EXERCISE PROMPT
Each entry below must appear in the output exactly as written.

>>>

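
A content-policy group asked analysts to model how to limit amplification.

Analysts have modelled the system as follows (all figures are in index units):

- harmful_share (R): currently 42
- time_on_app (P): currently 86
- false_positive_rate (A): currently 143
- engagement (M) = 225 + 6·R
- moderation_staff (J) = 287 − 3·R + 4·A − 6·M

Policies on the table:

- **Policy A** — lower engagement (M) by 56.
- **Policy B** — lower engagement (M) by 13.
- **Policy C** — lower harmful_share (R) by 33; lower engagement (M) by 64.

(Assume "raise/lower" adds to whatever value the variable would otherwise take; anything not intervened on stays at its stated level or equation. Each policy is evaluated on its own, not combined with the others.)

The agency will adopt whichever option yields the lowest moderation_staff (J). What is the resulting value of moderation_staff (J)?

Policy A (M − 56):
  R = 42
  A = 143
  M = 225 + 6·42 (−56 from intervention) = 421
  J = 287 − 3·42 + 4·143 − 6·421 = -1793
Policy B (M − 13):
  R = 42
  A = 143
  M = 225 + 6·42 (−13 from intervention) = 464
  J = 287 − 3·42 + 4·143 − 6·464 = -2051
Policy C (R − 33, M − 64):
  R = 42 − 33 = 9
  A = 143
  M = 225 + 6·9 (−64 from intervention) = 215
  J = 287 − 3·9 + 4·143 − 6·215 = -458
Comparing — Policy A: J=-1793, Policy B: J=-2051, Policy C: J=-458. Lowest is -2051 (Policy B).

-2051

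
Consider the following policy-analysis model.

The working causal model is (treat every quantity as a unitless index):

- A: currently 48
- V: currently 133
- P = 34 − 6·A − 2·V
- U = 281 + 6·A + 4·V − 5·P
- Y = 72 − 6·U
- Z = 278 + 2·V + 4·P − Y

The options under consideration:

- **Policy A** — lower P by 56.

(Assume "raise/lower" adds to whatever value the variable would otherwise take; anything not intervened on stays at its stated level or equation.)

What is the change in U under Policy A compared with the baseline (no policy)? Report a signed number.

Baseline:
  A = 48
  V = 133
  P = 34 − 6·48 − 2·133 = -520
  U = 281 + 6·48 + 4·133 − 5·(-520) = 3701
Policy A (P − 56):
  A = 48
  V = 133
  P = 34 − 6·48 − 2·133 (−56 from intervention) = -576
  U = 281 + 6·48 + 4·133 − 5·(-576) = 3981
Change in U: 3981 − 3701 = 280

280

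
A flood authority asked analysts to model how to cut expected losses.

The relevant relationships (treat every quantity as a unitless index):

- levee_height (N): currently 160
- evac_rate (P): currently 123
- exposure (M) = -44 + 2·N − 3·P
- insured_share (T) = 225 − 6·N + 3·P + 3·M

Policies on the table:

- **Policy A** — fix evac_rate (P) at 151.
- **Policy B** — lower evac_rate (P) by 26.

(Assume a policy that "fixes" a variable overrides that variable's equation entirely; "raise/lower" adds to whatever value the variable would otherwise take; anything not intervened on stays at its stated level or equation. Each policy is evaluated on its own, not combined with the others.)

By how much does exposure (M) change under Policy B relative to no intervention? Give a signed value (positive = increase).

Baseline:
  N = 160
  P = 123
  M = -44 + 2·160 − 3·123 = -93
Policy B (P − 26):
  N = 160
  P = 123 − 26 = 97
  M = -44 + 2·160 − 3·97 = -15
Change in M: -15 − (-93) = 78

78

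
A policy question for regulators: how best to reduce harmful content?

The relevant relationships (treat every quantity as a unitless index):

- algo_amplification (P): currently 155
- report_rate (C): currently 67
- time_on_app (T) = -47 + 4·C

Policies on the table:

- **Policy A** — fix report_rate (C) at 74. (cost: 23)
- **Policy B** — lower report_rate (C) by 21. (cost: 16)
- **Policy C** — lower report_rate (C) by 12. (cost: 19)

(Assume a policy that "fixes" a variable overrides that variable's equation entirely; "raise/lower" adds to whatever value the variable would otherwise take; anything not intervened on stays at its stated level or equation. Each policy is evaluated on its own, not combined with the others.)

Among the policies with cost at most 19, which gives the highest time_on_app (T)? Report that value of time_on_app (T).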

<<<

COMPLETED TASK
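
A content-policy group asked analysts to model how to limit amplification.

Analysts have modelled the system as follows (all figures are in index units):

- harmful_share (R): currently 42
- time_on_app (P): currently 86
- false_positive_rate (A): currently 143
- engagement (M) = 225 + 6·R
- moderation_staff (J) = 287 − 3·R + 4·A − 6·M

Policies on the table:

- **Policy A** — lower engagement (M) by 56.
- **Policy B** — lower engagement (M) by 13.
- **Policy C** — lower harmful_share (R) by 33; lower engagement (M) by 64.

(Assume "raise/lower" adds to whatever value the variable would otherwise take; anything not intervened on stays at its stated level or equation. Each policy is evaluated on its own, not combined with the others.)

The agency will adopt whichever option yields the lowest moderation_staff (J). What is the resulting value of moderation_staff (J)?

Policy A (M − 56):
  R = 42
  A = 143
  M = 225 + 6·42 (−56 from intervention) = 421
  J = 287 − 3·42 + 4·143 − 6·421 = -1793
Policy B (M − 13):
  R = 42
  A = 143
  M = 225 + 6·42 (−13 from intervention) = 464
  J = 287 − 3·42 + 4·143 − 6·464 = -2051
Policy C (R − 33, M − 64):
  R = 42 − 33 = 9
  A = 143
  M = 225 + 6·9 (−64 from intervention) = 215
  J = 287 − 3·9 + 4·143 − 6·215 = -458
Comparing — Policy A: J=-1793, Policy B: J=-2051, Policy C: J=-458. Lowest is -2051 (Policy B).

-2051

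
Consider the following policy-analysis model.

The working causal model is (treat every quantity as a unitless index):

- A: currently 48
- V: currently 133
- P = 34 − 6·A − 2·V
- U = 281 + 6·A + 4·V − 5·P
- Y = 72 − 6·U
- Z = 278 + 2·V + 4·P − Y

The options under consideration:

- **Policy A** — lower P by 56.

(Assume "raise/lower" adds to whatever value the variable would otherwise take; anything not intervened on stays at its stated level or equation.)

What is the change in U under Policy A compared with the baseline (no policy)? Report a signed number.

Baseline:
  A = 48
  V = 133
  P = 34 − 6·48 − 2·133 = -520
  U = 281 + 6·48 + 4·133 − 5·(-520) = 3701
Policy A (P − 56):
  A = 48
  V = 133
  P = 34 − 6·48 − 2·133 (−56 from intervention) = -576
  U = 281 + 6·48 + 4·133 − 5·(-576) = 3981
Change in U: 3981 − 3701 = 280

280

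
A flood authority asked analysts to model how to cut expected losses.

The relevant relationships (treat every quantity as a unitless index):

- levee_height (N): currently 160
- evac_rate (P): currently 123
- exposure (M) = -44 + 2·N − 3·P
- insured_share (T) = 225 − 6·N + 3·P + 3·M

Policies on the table:

- **Policy A** — fix evac_rate (P) at 151.
- **Policy B** — lower evac_rate (P) by 26.

(Assume a policy that "fixes" a variable overrides that variable's equation entirely; "raise/lower" adds to whatever value the variable would otherwise take; anything not intervened on stays at its stated level or equation. Each policy is evaluated on its own, not combined with the others.)

By how much does exposure (M) change under Policy B relative to no intervention? Give a signed value (positive = increase).

Baseline:
  N = 160
  P = 123
  M = -44 + 2·160 − 3·123 = -93
Policy B (P − 26):
  N = 160
  P = 123 − 26 = 97
  M = -44 + 2·160 − 3·97 = -15
Change in M: -15 − (-93) = 78

78

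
A policy question for regulators: how best to reduce harmful content?

The relevant relationships (treat every quantity as a unitless index):

- algo_amplification (P): currently 155
- report_rate (C): currently 67
- time_on_app (T) = -47 + 4·C

Policies on the table:

- **Policy A** — fix report_rate (C) at 74. (cost: 23)
- **Policy B** — lower report_rate (C) by 21. (cost: 16)
- **Policy C** — lower report_rate (C) by 12. (cost: 19)

(Assume a policy that "fixes" a variable overrides that variable's equation entirely; "raise/lower" adds to whatever value the variable would otherwise take; anything not intervened on stays at its stated level or equation. Each policy is evaluated on its own, not combined with the others.)

Among the policies with cost at most 19, which gives the highest time_on_app (T)? Report that value of time_on_app (T).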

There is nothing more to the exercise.